— Entries shown —
┏━━

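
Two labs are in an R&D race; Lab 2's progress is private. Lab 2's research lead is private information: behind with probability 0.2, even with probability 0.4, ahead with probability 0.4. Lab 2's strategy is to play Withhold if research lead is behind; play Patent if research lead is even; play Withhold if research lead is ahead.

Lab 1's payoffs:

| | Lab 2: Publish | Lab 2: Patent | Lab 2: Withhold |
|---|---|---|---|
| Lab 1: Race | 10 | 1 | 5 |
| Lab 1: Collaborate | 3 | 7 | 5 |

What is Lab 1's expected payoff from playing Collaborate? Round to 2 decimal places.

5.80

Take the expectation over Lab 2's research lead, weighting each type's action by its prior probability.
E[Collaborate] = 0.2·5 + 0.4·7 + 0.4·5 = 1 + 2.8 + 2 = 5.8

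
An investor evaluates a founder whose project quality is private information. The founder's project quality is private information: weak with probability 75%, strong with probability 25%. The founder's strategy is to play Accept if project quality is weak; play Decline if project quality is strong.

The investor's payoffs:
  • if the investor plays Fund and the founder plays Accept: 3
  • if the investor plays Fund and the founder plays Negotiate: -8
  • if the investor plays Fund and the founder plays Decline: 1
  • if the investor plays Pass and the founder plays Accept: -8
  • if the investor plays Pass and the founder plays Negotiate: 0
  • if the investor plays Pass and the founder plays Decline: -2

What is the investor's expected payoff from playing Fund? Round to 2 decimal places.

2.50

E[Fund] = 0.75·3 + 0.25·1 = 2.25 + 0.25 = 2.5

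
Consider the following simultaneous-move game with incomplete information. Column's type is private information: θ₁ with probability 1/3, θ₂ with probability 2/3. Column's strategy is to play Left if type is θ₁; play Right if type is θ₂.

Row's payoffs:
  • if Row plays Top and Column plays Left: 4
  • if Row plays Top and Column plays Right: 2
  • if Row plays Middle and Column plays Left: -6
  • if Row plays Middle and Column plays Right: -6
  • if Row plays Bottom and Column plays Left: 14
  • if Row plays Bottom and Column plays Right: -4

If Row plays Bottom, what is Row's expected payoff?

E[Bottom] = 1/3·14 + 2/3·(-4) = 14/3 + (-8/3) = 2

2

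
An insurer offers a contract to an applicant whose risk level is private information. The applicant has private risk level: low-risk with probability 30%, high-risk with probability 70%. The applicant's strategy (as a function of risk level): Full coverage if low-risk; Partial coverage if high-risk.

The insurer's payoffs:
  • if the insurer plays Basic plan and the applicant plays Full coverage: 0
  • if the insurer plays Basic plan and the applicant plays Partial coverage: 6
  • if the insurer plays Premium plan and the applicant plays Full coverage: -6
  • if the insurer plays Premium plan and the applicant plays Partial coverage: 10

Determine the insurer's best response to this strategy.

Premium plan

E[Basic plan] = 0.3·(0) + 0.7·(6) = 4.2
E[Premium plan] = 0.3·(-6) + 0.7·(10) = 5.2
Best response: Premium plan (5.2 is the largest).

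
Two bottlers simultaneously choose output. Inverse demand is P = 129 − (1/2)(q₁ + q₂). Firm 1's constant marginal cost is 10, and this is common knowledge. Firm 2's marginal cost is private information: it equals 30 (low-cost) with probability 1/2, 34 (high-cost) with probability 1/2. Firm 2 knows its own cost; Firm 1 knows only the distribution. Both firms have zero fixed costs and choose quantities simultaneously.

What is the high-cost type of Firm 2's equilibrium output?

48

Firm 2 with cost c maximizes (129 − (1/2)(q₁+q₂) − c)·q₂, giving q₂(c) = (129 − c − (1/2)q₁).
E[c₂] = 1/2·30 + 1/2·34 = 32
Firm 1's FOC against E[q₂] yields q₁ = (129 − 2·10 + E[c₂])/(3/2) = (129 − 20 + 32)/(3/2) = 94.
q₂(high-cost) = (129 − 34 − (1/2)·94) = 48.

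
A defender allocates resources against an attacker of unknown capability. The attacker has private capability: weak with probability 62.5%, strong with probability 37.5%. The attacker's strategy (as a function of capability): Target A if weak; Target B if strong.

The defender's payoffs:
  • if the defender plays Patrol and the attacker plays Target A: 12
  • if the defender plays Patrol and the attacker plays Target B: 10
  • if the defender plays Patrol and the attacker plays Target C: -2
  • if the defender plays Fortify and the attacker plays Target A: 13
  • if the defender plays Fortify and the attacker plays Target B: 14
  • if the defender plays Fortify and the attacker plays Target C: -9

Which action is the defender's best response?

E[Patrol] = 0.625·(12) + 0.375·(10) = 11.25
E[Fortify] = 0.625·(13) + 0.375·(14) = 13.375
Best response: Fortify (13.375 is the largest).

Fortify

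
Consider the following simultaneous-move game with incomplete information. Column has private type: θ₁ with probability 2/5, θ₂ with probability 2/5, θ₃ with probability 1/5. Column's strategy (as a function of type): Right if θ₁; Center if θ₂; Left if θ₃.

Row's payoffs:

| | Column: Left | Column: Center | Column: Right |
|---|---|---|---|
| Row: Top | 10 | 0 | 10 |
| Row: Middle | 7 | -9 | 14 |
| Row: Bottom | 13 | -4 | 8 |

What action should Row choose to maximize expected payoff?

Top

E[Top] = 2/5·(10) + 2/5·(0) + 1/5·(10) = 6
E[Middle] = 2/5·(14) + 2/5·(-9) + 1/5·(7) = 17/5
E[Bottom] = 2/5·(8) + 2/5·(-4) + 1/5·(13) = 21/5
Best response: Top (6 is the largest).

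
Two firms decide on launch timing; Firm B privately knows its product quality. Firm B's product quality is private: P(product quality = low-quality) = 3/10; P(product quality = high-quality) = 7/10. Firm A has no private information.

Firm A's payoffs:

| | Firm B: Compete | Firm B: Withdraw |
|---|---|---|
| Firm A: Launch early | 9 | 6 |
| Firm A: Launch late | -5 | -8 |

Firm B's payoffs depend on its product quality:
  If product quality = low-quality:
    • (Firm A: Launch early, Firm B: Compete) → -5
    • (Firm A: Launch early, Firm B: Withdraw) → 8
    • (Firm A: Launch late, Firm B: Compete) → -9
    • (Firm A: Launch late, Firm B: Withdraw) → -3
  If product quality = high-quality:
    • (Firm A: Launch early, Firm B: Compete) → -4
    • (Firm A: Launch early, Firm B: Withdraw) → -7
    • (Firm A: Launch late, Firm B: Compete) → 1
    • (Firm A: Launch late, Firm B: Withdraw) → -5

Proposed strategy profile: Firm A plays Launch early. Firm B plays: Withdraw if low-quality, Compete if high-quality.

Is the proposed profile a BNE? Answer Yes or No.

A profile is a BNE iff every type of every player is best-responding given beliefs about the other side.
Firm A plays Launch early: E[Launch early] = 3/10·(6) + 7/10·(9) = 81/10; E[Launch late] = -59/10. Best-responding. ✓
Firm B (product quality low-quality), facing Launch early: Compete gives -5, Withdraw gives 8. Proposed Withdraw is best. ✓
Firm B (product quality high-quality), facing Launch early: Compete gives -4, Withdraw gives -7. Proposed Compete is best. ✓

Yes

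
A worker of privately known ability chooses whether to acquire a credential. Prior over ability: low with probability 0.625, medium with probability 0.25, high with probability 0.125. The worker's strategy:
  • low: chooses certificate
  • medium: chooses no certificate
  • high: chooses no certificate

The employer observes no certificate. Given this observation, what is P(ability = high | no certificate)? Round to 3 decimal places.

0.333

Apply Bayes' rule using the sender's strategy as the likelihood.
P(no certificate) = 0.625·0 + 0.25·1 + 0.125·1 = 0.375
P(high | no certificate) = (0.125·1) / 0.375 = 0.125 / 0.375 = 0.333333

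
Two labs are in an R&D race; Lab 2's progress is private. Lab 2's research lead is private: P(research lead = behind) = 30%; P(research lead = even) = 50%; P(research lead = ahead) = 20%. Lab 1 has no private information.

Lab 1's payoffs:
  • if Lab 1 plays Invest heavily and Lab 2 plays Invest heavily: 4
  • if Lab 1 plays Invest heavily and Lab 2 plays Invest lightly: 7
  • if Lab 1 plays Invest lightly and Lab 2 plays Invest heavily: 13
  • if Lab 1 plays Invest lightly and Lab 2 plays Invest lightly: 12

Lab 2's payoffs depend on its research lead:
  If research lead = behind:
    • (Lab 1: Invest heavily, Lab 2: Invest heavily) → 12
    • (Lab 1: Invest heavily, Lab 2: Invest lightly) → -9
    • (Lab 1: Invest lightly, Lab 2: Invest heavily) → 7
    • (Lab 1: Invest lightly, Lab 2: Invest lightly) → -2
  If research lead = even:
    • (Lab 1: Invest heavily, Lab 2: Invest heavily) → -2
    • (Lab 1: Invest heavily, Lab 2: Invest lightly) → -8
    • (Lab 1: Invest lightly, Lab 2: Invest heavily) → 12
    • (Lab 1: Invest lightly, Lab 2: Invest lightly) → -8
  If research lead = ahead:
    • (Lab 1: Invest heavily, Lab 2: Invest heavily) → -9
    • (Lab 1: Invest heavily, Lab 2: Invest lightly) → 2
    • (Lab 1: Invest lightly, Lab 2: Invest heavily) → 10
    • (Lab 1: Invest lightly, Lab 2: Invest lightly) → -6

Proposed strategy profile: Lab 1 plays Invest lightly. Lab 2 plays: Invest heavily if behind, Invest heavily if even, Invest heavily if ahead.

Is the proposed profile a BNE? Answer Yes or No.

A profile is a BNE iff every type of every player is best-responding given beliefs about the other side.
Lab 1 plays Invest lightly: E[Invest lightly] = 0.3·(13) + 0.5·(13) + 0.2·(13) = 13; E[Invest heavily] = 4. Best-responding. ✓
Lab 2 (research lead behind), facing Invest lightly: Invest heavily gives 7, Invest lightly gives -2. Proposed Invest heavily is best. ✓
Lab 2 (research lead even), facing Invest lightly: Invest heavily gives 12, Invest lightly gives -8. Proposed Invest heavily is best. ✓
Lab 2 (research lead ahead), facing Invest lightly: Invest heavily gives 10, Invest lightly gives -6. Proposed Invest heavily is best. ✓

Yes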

┗━━
┏━━

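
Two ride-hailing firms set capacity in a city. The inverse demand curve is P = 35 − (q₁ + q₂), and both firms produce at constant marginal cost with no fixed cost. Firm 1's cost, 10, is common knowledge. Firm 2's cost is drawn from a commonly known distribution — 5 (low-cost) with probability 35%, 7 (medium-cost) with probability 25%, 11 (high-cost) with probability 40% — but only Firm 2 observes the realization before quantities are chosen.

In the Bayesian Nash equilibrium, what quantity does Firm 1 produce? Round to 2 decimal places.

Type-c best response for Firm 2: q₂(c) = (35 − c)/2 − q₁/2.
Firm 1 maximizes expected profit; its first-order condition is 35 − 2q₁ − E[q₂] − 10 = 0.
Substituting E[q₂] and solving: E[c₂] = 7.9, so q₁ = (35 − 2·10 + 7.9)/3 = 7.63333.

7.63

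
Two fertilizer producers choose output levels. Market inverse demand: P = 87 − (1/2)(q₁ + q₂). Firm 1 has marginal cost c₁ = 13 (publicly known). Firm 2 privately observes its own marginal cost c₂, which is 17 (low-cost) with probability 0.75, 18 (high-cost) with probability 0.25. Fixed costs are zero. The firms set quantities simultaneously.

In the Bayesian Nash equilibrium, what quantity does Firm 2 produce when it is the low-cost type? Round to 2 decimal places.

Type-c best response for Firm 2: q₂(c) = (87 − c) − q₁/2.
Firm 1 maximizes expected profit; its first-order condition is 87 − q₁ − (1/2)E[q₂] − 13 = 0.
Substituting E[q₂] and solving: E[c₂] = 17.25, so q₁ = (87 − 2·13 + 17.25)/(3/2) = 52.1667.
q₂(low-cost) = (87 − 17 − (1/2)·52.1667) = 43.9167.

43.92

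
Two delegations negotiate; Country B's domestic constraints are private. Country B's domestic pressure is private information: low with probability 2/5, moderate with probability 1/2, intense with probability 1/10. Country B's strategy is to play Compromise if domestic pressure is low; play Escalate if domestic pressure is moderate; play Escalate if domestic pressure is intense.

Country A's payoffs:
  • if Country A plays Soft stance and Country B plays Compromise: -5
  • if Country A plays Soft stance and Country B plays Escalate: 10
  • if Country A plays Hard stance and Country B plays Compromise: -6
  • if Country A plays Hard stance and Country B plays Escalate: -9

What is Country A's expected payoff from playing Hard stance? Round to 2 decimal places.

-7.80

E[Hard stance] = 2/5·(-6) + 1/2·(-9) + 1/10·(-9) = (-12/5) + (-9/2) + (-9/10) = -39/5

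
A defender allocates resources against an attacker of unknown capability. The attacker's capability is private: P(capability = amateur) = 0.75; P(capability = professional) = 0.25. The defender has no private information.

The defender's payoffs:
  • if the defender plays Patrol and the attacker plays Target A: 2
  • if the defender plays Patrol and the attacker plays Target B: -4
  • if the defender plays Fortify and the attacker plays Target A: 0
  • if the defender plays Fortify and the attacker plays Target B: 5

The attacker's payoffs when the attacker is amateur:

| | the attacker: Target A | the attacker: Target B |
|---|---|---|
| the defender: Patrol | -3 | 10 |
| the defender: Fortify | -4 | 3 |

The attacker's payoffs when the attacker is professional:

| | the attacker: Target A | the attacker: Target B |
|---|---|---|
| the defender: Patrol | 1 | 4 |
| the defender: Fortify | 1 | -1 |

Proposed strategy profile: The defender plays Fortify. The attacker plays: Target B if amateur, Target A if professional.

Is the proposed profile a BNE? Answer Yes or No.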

┗━━

— What is required —
Go through the records above and report how many lines contain "knowledge". Write the number only.

— Task solution —
2